**ASSIGNMENT:** When you retype the data, keep every line exactly as it appears.

**SUPPLIED RECORDS:**
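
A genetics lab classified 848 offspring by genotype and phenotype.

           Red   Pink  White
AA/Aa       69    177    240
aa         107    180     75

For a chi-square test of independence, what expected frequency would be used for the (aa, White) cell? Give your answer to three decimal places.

Row total (aa) = 362; column total (White) = 315; grand total N = 848.
Expected count = (row total × column total) / N = 362 × 315 / 848 = 134.469.

134.469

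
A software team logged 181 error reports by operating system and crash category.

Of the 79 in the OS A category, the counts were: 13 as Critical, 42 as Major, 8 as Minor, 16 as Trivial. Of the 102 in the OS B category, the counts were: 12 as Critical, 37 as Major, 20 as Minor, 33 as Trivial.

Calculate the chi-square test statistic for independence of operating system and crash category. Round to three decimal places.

Row totals: 79, 102. Column totals: 25, 79, 28, 49. Grand total N = 181.
Expected counts (row total × column total / N):
  OS A, Critical: 79×25/181 = 10.9116
  OS A, Major: 79×79/181 = 34.4807
  OS A, Minor: 79×28/181 = 12.2210
  OS A, Trivial: 79×49/181 = 21.3867
  OS B, Critical: 102×25/181 = 14.0884
  OS B, Major: 102×79/181 = 44.5193
  OS B, Minor: 102×28/181 = 15.7790
  OS B, Trivial: 102×49/181 = 27.6133
Contributions (O − E)²/E:
  (13 − 10.9116)²/10.9116 = 0.3997
  (42 − 34.4807)²/34.4807 = 1.6398
  (8 − 12.2210)²/12.2210 = 1.4579
  (16 − 21.3867)²/21.3867 = 1.3568
  (12 − 14.0884)²/14.0884 = 0.3096
  (37 − 44.5193)²/44.5193 = 1.2700
  (20 − 15.7790)²/15.7790 = 1.1291
  (33 − 27.6133)²/27.6133 = 1.0508
χ² = 0.3997 + 1.6398 + 1.4579 + 1.3568 + 0.3096 + 1.2700 + 1.1291 + 1.0508 = 8.614

8.614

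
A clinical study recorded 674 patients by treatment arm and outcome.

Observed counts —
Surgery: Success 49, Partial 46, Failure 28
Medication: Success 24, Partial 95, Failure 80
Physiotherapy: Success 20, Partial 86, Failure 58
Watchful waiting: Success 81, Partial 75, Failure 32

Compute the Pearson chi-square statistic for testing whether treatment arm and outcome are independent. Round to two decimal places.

Row totals: 123, 199, 164, 188. Column totals: 174, 302, 198. Grand total N = 674.
Expected counts (row total × column total / N):
  Surgery, Success: 123×174/674 = 31.754
  Surgery, Partial: 123×302/674 = 55.113
  Surgery, Failure: 123×198/674 = 36.134
  Medication, Success: 199×174/674 = 51.374
  Medication, Partial: 199×302/674 = 89.166
  Medication, Failure: 199×198/674 = 58.460
  Physiotherapy, Success: 164×174/674 = 42.338
  Physiotherapy, Partial: 164×302/674 = 73.484
  Physiotherapy, Failure: 164×198/674 = 48.178
  Watchful waiting, Success: 188×174/674 = 48.534
  Watchful waiting, Partial: 188×302/674 = 84.237
  Watchful waiting, Failure: 188×198/674 = 55.228
Contributions (O − E)²/E:
  (49 − 31.754)²/31.754 = 9.3665
  (46 − 55.113)²/55.113 = 1.5068
  (28 − 36.134)²/36.134 = 1.8310
  (24 − 51.374)²/51.374 = 14.5859
  (95 − 89.166)²/89.166 = 0.3817
  (80 − 58.460)²/58.460 = 7.9366
  (20 − 42.338)²/42.338 = 11.7858
  (86 − 73.484)²/73.484 = 2.1318
  (58 − 48.178)²/48.178 = 2.0024
  (81 − 48.534)²/48.534 = 21.7176
  (75 − 84.237)²/84.237 = 1.0129
  (32 − 55.228)²/55.228 = 9.7693
χ² = 9.3665 + 1.5068 + 1.8310 + 14.5859 + 0.3817 + 7.9366 + 11.7858 + 2.1318 + 2.0024 + 21.7176 + 1.0129 + 9.7693 = 84.03

84.03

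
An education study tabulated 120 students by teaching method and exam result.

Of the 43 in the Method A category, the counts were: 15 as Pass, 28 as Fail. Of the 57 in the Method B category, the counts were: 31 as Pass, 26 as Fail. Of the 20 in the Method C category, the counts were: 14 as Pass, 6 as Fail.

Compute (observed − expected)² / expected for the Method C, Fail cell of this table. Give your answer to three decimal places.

1.600

Row total (Method C) = 20; column total (Fail) = 60; N = 120.
Expected count E = 20 × 60 / 120 = 10.0000.
Contribution = (O − E)²/E = (6 − 10.0000)² / 10.0000 = 1.600.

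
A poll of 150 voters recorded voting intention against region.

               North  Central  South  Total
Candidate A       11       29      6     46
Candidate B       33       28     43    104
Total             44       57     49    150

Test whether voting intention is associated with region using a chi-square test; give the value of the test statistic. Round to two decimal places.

Grand total N = 150.
Expected counts (row total × column total / N):
  Candidate A, North: 46×44/150 = 13.493
  Candidate A, Central: 46×57/150 = 17.480
  Candidate A, South: 46×49/150 = 15.027
  Candidate B, North: 104×44/150 = 30.507
  Candidate B, Central: 104×57/150 = 39.520
  Candidate B, South: 104×49/150 = 33.973
Contributions (O − E)²/E:
  (11 − 13.493)²/13.493 = 0.4606
  (29 − 17.480)²/17.480 = 7.5921
  (6 − 15.027)²/15.027 = 5.4227
  (33 − 30.507)²/30.507 = 0.2037
  (28 − 39.520)²/39.520 = 3.3581
  (43 − 33.973)²/33.973 = 2.3986
χ² = 0.4606 + 7.5921 + 5.4227 + 0.2037 + 3.3581 + 2.3986 = 19.44

19.44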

**ANSWER BOX:**
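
A genetics lab classified 848 offspring by genotype and phenotype.

           Red   Pink  White
AA/Aa       69    177    240
aa         107    180     75

For a chi-square test of independence, what expected frequency would be used for the (aa, White) cell? Give your answer to three decimal places.

Row total (aa) = 362; column total (White) = 315; grand total N = 848.
Expected count = (row total × column total) / N = 362 × 315 / 848 = 134.469.

134.469

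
A software team logged 181 error reports by operating system and crash category.

Of the 79 in the OS A category, the counts were: 13 as Critical, 42 as Major, 8 as Minor, 16 as Trivial. Of the 102 in the OS B category, the counts were: 12 as Critical, 37 as Major, 20 as Minor, 33 as Trivial.

Calculate the chi-square test statistic for independence of operating system and crash category. Round to three decimal places.

Row totals: 79, 102. Column totals: 25, 79, 28, 49. Grand total N = 181.
Expected counts (row total × column total / N):
  OS A, Critical: 79×25/181 = 10.9116
  OS A, Major: 79×79/181 = 34.4807
  OS A, Minor: 79×28/181 = 12.2210
  OS A, Trivial: 79×49/181 = 21.3867
  OS B, Critical: 102×25/181 = 14.0884
  OS B, Major: 102×79/181 = 44.5193
  OS B, Minor: 102×28/181 = 15.7790
  OS B, Trivial: 102×49/181 = 27.6133
Contributions (O − E)²/E:
  (13 − 10.9116)²/10.9116 = 0.3997
  (42 − 34.4807)²/34.4807 = 1.6398
  (8 − 12.2210)²/12.2210 = 1.4579
  (16 − 21.3867)²/21.3867 = 1.3568
  (12 − 14.0884)²/14.0884 = 0.3096
  (37 − 44.5193)²/44.5193 = 1.2700
  (20 − 15.7790)²/15.7790 = 1.1291
  (33 − 27.6133)²/27.6133 = 1.0508
χ² = 0.3997 + 1.6398 + 1.4579 + 1.3568 + 0.3096 + 1.2700 + 1.1291 + 1.0508 = 8.614

8.614

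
A clinical study recorded 674 patients by treatment arm and outcome.

Observed counts —
Surgery: Success 49, Partial 46, Failure 28
Medication: Success 24, Partial 95, Failure 80
Physiotherapy: Success 20, Partial 86, Failure 58
Watchful waiting: Success 81, Partial 75, Failure 32

Compute the Pearson chi-square statistic for testing whether treatment arm and outcome are independent. Round to two decimal places.

Row totals: 123, 199, 164, 188. Column totals: 174, 302, 198. Grand total N = 674.
Expected counts (row total × column total / N):
  Surgery, Success: 123×174/674 = 31.754
  Surgery, Partial: 123×302/674 = 55.113
  Surgery, Failure: 123×198/674 = 36.134
  Medication, Success: 199×174/674 = 51.374
  Medication, Partial: 199×302/674 = 89.166
  Medication, Failure: 199×198/674 = 58.460
  Physiotherapy, Success: 164×174/674 = 42.338
  Physiotherapy, Partial: 164×302/674 = 73.484
  Physiotherapy, Failure: 164×198/674 = 48.178
  Watchful waiting, Success: 188×174/674 = 48.534
  Watchful waiting, Partial: 188×302/674 = 84.237
  Watchful waiting, Failure: 188×198/674 = 55.228
Contributions (O − E)²/E:
  (49 − 31.754)²/31.754 = 9.3665
  (46 − 55.113)²/55.113 = 1.5068
  (28 − 36.134)²/36.134 = 1.8310
  (24 − 51.374)²/51.374 = 14.5859
  (95 − 89.166)²/89.166 = 0.3817
  (80 − 58.460)²/58.460 = 7.9366
  (20 − 42.338)²/42.338 = 11.7858
  (86 − 73.484)²/73.484 = 2.1318
  (58 − 48.178)²/48.178 = 2.0024
  (81 − 48.534)²/48.534 = 21.7176
  (75 − 84.237)²/84.237 = 1.0129
  (32 − 55.228)²/55.228 = 9.7693
χ² = 9.3665 + 1.5068 + 1.8310 + 14.5859 + 0.3817 + 7.9366 + 11.7858 + 2.1318 + 2.0024 + 21.7176 + 1.0129 + 9.7693 = 84.03

84.03

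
An education study tabulated 120 students by teaching method and exam result.

Of the 43 in the Method A category, the counts were: 15 as Pass, 28 as Fail. Of the 57 in the Method B category, the counts were: 31 as Pass, 26 as Fail. Of the 20 in the Method C category, the counts were: 14 as Pass, 6 as Fail.

Compute (observed − expected)² / expected for the Method C, Fail cell of this table. Give your answer to three decimal places.

1.600

Row total (Method C) = 20; column total (Fail) = 60; N = 120.
Expected count E = 20 × 60 / 120 = 10.0000.
Contribution = (O − E)²/E = (6 − 10.0000)² / 10.0000 = 1.600.

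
A poll of 150 voters recorded voting intention against region.

               North  Central  South  Total
Candidate A       11       29      6     46
Candidate B       33       28     43    104
Total             44       57     49    150

Test whether voting intention is associated with region using a chi-square test; give the value of the test statistic. Round to two decimal places.

Grand total N = 150.
Expected counts (row total × column total / N):
  Candidate A, North: 46×44/150 = 13.493
  Candidate A, Central: 46×57/150 = 17.480
  Candidate A, South: 46×49/150 = 15.027
  Candidate B, North: 104×44/150 = 30.507
  Candidate B, Central: 104×57/150 = 39.520
  Candidate B, South: 104×49/150 = 33.973
Contributions (O − E)²/E:
  (11 − 13.493)²/13.493 = 0.4606
  (29 − 17.480)²/17.480 = 7.5921
  (6 − 15.027)²/15.027 = 5.4227
  (33 − 30.507)²/30.507 = 0.2037
  (28 − 39.520)²/39.520 = 3.3581
  (43 − 33.973)²/33.973 = 2.3986
χ² = 0.4606 + 7.5921 + 5.4227 + 0.2037 + 3.3581 + 2.3986 = 19.44

19.44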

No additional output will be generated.